» PROMPT
The full listing, reproduced exactly, is what the response must contain.

--

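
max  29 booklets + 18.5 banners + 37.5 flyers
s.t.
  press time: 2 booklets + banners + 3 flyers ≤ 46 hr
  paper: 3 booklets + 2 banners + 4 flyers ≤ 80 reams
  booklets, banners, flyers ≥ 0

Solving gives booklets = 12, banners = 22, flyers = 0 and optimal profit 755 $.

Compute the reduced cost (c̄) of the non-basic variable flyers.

-2

Both press time and paper are binding at x*.
The binding rows give the dual system: 2·y_press time + 3·y_paper = 29 and 1·y_press time + 2·y_paper = 18.5.
→ y_press time = 2.5 and y_paper = 8.
Reduced cost of flyers: c₃ − yᵀa₃ = 37.5 − (2.5·3 + 8·4) = 37.5 − 39.5 = -2.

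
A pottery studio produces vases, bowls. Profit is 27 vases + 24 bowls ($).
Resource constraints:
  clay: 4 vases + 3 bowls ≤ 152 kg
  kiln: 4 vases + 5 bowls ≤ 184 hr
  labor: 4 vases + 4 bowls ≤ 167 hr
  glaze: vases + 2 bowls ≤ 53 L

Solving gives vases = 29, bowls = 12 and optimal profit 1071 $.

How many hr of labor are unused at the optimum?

labor used = 4·29 + 4·12 = 164; slack = 167 − 164 = 3.

3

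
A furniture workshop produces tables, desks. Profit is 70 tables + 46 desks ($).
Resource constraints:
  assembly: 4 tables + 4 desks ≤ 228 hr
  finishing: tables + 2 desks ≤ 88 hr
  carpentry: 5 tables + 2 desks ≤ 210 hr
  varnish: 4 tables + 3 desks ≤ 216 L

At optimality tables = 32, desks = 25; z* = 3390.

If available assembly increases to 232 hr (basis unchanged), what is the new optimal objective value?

Check each constraint at x*: assembly 228/228 (tight); finishing 82/88 (slack 6); carpentry 210/210 (tight); varnish 203/216 (slack 13).
By complementary slackness, y = 0 for the non-binding constraints.
The binding rows give the dual system: 4·y_assembly + 5·y_carpentry = 70 and 4·y_assembly + 2·y_carpentry = 46.
Solving: y_assembly = 7.5, y_carpentry = 8.
Δz = y_assembly·Δb = 7.5 × (4) = 30, so new z* = 3390 + 30 = 3420.

3420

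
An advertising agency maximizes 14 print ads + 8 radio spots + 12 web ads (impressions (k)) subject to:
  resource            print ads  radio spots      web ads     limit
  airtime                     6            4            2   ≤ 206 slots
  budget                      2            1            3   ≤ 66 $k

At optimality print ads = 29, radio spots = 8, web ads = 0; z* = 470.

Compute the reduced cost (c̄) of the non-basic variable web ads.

-2

Both airtime and budget are binding at x*.
The binding rows give the dual system: 6·y_airtime + 2·y_budget = 14 and 4·y_airtime + 1·y_budget = 8.
→ y_airtime = 1 and y_budget = 4.
Reduced cost of web ads: c₃ − yᵀa₃ = 12 − (1·2 + 4·3) = 12 − 14 = -2.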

--

» REPLY TO THE EXERCISE
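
max  29 booklets + 18.5 banners + 37.5 flyers
s.t.
  press time: 2 booklets + banners + 3 flyers ≤ 46 hr
  paper: 3 booklets + 2 banners + 4 flyers ≤ 80 reams
  booklets, banners, flyers ≥ 0

Solving gives booklets = 12, banners = 22, flyers = 0 and optimal profit 755 $.

Compute the reduced cost (c̄) of the non-basic variable flyers.

-2

Both press time and paper are binding at x*.
The binding rows give the dual system: 2·y_press time + 3·y_paper = 29 and 1·y_press time + 2·y_paper = 18.5.
→ y_press time = 2.5 and y_paper = 8.
Reduced cost of flyers: c₃ − yᵀa₃ = 37.5 − (2.5·3 + 8·4) = 37.5 − 39.5 = -2.

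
A pottery studio produces vases, bowls. Profit is 27 vases + 24 bowls ($).
Resource constraints:
  clay: 4 vases + 3 bowls ≤ 152 kg
  kiln: 4 vases + 5 bowls ≤ 184 hr
  labor: 4 vases + 4 bowls ≤ 167 hr
  glaze: vases + 2 bowls ≤ 53 L

Solving gives vases = 29, bowls = 12 and optimal profit 1071 $.

How many hr of labor are unused at the optimum?

labor used = 4·29 + 4·12 = 164; slack = 167 − 164 = 3.

3

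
A furniture workshop produces tables, desks. Profit is 70 tables + 46 desks ($).
Resource constraints:
  assembly: 4 tables + 4 desks ≤ 228 hr
  finishing: tables + 2 desks ≤ 88 hr
  carpentry: 5 tables + 2 desks ≤ 210 hr
  varnish: 4 tables + 3 desks ≤ 216 L

At optimality tables = 32, desks = 25; z* = 3390.

If available assembly increases to 232 hr (basis unchanged), what is the new optimal objective value?

Check each constraint at x*: assembly 228/228 (tight); finishing 82/88 (slack 6); carpentry 210/210 (tight); varnish 203/216 (slack 13).
By complementary slackness, y = 0 for the non-binding constraints.
The binding rows give the dual system: 4·y_assembly + 5·y_carpentry = 70 and 4·y_assembly + 2·y_carpentry = 46.
Solving: y_assembly = 7.5, y_carpentry = 8.
Δz = y_assembly·Δb = 7.5 × (4) = 30, so new z* = 3390 + 30 = 3420.

3420

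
An advertising agency maximizes 14 print ads + 8 radio spots + 12 web ads (impressions (k)) subject to:
  resource            print ads  radio spots      web ads     limit
  airtime                     6            4            2   ≤ 206 slots
  budget                      2            1            3   ≤ 66 $k

At optimality print ads = 29, radio spots = 8, web ads = 0; z* = 470.

Compute the reduced cost (c̄) of the non-basic variable web ads.

-2

Both airtime and budget are binding at x*.
The binding rows give the dual system: 6·y_airtime + 2·y_budget = 14 and 4·y_airtime + 1·y_budget = 8.
→ y_airtime = 1 and y_budget = 4.
Reduced cost of web ads: c₃ − yᵀa₃ = 12 − (1·2 + 4·3) = 12 − 14 = -2.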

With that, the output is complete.